**REQUIRED WORK:** For the entries below, say how many lines hold the word "which", with the number as the only reply.

**RECORDS TO USE:**
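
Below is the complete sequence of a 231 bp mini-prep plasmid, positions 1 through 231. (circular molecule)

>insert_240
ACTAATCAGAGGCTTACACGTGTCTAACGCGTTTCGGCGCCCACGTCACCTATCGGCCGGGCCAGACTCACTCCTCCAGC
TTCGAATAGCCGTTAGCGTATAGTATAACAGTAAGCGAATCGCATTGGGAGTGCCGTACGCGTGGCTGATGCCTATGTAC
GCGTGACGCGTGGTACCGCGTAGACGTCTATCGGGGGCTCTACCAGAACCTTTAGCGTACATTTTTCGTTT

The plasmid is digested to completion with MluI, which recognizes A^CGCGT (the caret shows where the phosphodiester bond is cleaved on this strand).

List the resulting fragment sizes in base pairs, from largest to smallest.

MluI sites (ACGCGT) start at positions 27, 138, 159, 166.
MluI cuts after the first base of each site, so after positions 27, 138, 159, 166.
Circular molecule, 4 cuts → 4 fragments:
  28–138 → 111 bp
  139–159 → 21 bp
  160–166 → 7 bp
  167–231 then 1–27 → 65 + 27 = 92 bp
Sorted largest to smallest: 111, 92, 21, 7 bp.

111, 92, 21, 7 bp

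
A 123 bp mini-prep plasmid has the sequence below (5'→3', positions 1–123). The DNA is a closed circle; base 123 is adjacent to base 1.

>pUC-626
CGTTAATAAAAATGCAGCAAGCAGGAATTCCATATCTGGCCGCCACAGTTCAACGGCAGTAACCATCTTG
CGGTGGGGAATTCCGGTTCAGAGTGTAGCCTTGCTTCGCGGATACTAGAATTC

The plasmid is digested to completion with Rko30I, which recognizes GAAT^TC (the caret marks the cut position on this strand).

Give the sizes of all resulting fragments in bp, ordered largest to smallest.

Rko30I sites (GAATTC) start at positions 25, 78, 118.
Rko30I cuts after base 4 of each site, so after positions 28, 81, 121.
Circular molecule, 3 cuts → 3 fragments:
  29–81 → 53 bp
  82–121 → 40 bp
  122–123 then 1–28 → 2 + 28 = 30 bp
Sorted largest to smallest: 53, 40, 30 bp.

53, 40, 30 bp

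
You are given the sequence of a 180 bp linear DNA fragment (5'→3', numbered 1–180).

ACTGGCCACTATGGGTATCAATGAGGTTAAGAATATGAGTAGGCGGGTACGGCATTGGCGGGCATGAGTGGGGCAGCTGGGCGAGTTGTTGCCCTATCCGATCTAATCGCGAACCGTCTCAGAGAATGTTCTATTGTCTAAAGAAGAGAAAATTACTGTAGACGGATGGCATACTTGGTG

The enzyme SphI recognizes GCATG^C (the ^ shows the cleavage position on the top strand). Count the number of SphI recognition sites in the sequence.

No occurrence of GCATGC is present in the sequence.
SphI does not cut: 0 sites.

0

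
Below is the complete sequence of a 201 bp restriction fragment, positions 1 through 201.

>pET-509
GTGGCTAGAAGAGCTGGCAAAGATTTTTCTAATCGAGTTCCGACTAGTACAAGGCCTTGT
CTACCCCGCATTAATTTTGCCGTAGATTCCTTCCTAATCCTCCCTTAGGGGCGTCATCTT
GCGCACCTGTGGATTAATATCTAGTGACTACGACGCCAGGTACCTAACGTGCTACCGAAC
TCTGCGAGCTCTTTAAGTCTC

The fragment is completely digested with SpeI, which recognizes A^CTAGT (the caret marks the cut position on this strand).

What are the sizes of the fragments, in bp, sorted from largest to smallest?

The SpeI site (ACTAGT) starts at position 43.
SpeI cuts after the first base of each site, so after position 43.
Linear molecule, 1 cut → 2 fragments:
  1–43 → 43 bp
  44–201 → 158 bp
Sorted largest to smallest: 158, 43 bp.

158, 43 bp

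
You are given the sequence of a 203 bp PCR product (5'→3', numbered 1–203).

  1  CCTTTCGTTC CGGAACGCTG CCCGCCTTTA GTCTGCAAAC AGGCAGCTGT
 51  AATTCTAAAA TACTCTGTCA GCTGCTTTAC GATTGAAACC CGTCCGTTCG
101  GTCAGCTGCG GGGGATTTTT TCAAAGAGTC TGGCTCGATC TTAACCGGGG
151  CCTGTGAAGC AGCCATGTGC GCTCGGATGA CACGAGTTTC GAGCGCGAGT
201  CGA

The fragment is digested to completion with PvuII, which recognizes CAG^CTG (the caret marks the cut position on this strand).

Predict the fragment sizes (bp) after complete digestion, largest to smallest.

98, 46, 34, 25 bp

PvuII sites (CAGCTG) start at positions 44, 69, 103.
PvuII cuts after base 3 of each site, so after positions 46, 71, 105.
Linear molecule, 3 cuts → 4 fragments:
  1–46 → 46 bp
  47–71 → 25 bp
  72–105 → 34 bp
  106–203 → 98 bp
Sorted largest to smallest: 98, 46, 34, 25 bp.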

**ANSWER AREA:** 4